- [TRY IT] Please set down all of the data below verbatim.

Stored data
╭──

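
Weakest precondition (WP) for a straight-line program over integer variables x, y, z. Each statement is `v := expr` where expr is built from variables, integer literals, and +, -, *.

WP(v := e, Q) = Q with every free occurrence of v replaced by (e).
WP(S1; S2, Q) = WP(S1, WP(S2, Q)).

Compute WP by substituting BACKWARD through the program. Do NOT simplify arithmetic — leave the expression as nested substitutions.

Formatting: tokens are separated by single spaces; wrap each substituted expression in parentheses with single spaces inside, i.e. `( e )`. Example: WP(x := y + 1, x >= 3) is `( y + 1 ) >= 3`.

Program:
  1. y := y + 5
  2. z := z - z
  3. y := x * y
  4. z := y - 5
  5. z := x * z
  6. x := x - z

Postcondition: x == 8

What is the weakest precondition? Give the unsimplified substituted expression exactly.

Answer: ( x - ( x * ( ( x * ( y + 5 ) ) - 5 ) ) ) == 8

Derivation:
post: x == 8
stmt 6: x := x - z  -- replace 1 occurrence(s) of x with (x - z)
  => ( x - z ) == 8
stmt 5: z := x * z  -- replace 1 occurrence(s) of z with (x * z)
  => ( x - ( x * z ) ) == 8
stmt 4: z := y - 5  -- replace 1 occurrence(s) of z with (y - 5)
  => ( x - ( x * ( y - 5 ) ) ) == 8
stmt 3: y := x * y  -- replace 1 occurrence(s) of y with (x * y)
  => ( x - ( x * ( ( x * y ) - 5 ) ) ) == 8
stmt 2: z := z - z  -- replace 0 occurrence(s) of z with (z - z)
  => ( x - ( x * ( ( x * y ) - 5 ) ) ) == 8
stmt 1: y := y + 5  -- replace 1 occurrence(s) of y with (y + 5)
  => ( x - ( x * ( ( x * ( y + 5 ) ) - 5 ) ) ) == 8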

╰──

- [SOLUTION BELOW]
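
Weakest precondition (WP) for a straight-line program over integer variables x, y, z. Each statement is `v := expr` where expr is built from variables, integer literals, and +, -, *.

WP(v := e, Q) = Q with every free occurrence of v replaced by (e).
WP(S1; S2, Q) = WP(S1, WP(S2, Q)).

Compute WP by substituting BACKWARD through the program. Do NOT simplify arithmetic — leave the expression as nested substitutions.

Formatting: tokens are separated by single spaces; wrap each substituted expression in parentheses with single spaces inside, i.e. `( e )`. Example: WP(x := y + 1, x >= 3) is `( y + 1 ) >= 3`.

Program:
  1. y := y + 5
  2. z := z - z
  3. y := x * y
  4. z := y - 5
  5. z := x * z
  6. x := x - z

Postcondition: x == 8

What is the weakest precondition? Give the unsimplified substituted expression exactly.

Answer: ( x - ( x * ( ( x * ( y + 5 ) ) - 5 ) ) ) == 8

Derivation:
post: x == 8
stmt 6: x := x - z  -- replace 1 occurrence(s) of x with (x - z)
  => ( x - z ) == 8
stmt 5: z := x * z  -- replace 1 occurrence(s) of z with (x * z)
  => ( x - ( x * z ) ) == 8
stmt 4: z := y - 5  -- replace 1 occurrence(s) of z with (y - 5)
  => ( x - ( x * ( y - 5 ) ) ) == 8
stmt 3: y := x * y  -- replace 1 occurrence(s) of y with (x * y)
  => ( x - ( x * ( ( x * y ) - 5 ) ) ) == 8
stmt 2: z := z - z  -- replace 0 occurrence(s) of z with (z - z)
  => ( x - ( x * ( ( x * y ) - 5 ) ) ) == 8
stmt 1: y := y + 5  -- replace 1 occurrence(s) of y with (y + 5)
  => ( x - ( x * ( ( x * ( y + 5 ) ) - 5 ) ) ) == 8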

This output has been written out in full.